▶ **ACTION ITEM**
Working from the records below, repeat exactly the lines starting at the line that contains "S4 = subsystem" and ending at the line that contains "What is the", inclusive.

── THE INPUT ──

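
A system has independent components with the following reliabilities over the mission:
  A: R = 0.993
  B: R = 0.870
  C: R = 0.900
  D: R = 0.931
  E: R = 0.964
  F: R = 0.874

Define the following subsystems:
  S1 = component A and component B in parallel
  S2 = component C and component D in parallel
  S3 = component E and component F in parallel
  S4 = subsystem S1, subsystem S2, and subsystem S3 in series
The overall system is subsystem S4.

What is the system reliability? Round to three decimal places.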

───
── THE INPUT ──

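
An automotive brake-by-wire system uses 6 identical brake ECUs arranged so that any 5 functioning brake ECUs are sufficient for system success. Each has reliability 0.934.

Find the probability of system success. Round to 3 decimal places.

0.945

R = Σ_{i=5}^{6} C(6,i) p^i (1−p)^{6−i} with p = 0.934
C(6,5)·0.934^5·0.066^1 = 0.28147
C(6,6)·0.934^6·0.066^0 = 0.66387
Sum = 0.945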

───
── THE INPUT ──

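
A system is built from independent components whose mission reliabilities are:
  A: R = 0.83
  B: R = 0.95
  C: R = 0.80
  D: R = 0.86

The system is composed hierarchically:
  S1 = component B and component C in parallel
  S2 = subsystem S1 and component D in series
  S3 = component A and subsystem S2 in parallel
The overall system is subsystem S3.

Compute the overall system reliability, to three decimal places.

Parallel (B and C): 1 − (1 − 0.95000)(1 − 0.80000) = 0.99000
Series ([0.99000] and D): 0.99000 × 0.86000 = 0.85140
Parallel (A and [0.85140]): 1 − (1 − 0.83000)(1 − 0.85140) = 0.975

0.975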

───

▶ **SOLUTION**
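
  S4 = subsystem S1, subsystem S2, and subsystem S3 in series
The overall system is subsystem S4.

What is the system reliability? Round to three decimal places.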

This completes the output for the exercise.